Exercise objective: Once you have read the listing, print all of it word for word.

Input for this task:
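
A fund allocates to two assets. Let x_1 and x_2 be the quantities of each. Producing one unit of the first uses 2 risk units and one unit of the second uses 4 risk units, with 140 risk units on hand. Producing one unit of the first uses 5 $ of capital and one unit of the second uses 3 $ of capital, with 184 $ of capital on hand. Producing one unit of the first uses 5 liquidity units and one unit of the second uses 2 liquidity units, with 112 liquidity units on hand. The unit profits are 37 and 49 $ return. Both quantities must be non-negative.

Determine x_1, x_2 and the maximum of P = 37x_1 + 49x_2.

Extreme points and P = 37x_1 + 49x_2:
  (0, 0) → P = 0
  (0, 35) → P = 1715
  (112/5, 0) → P = 4144/5
  (21/2, 119/4) → P = 7385/4

At the optimal vertex, 2x_1 + 4x_2 = 140 and 5x_1 + 2x_2 = 112.
Solving simultaneously gives x_1 = 21/2, x_2 = 119/4.

x_1 = 21/2, x_2 = 119/4, maximum P = 7385/4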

Output of the exercise:
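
A fund allocates to two assets. Let x_1 and x_2 be the quantities of each. Producing one unit of the first uses 2 risk units and one unit of the second uses 4 risk units, with 140 risk units on hand. Producing one unit of the first uses 5 $ of capital and one unit of the second uses 3 $ of capital, with 184 $ of capital on hand. Producing one unit of the first uses 5 liquidity units and one unit of the second uses 2 liquidity units, with 112 liquidity units on hand. The unit profits are 37 and 49 $ return. Both quantities must be non-negative.

Determine x_1, x_2 and the maximum of P = 37x_1 + 49x_2.

Extreme points and P = 37x_1 + 49x_2:
  (0, 0) → P = 0
  (0, 35) → P = 1715
  (112/5, 0) → P = 4144/5
  (21/2, 119/4) → P = 7385/4

At the optimal vertex, 2x_1 + 4x_2 = 140 and 5x_1 + 2x_2 = 112.
Solving simultaneously gives x_1 = 21/2, x_2 = 119/4.

x_1 = 21/2, x_2 = 119/4, maximum P = 7385/4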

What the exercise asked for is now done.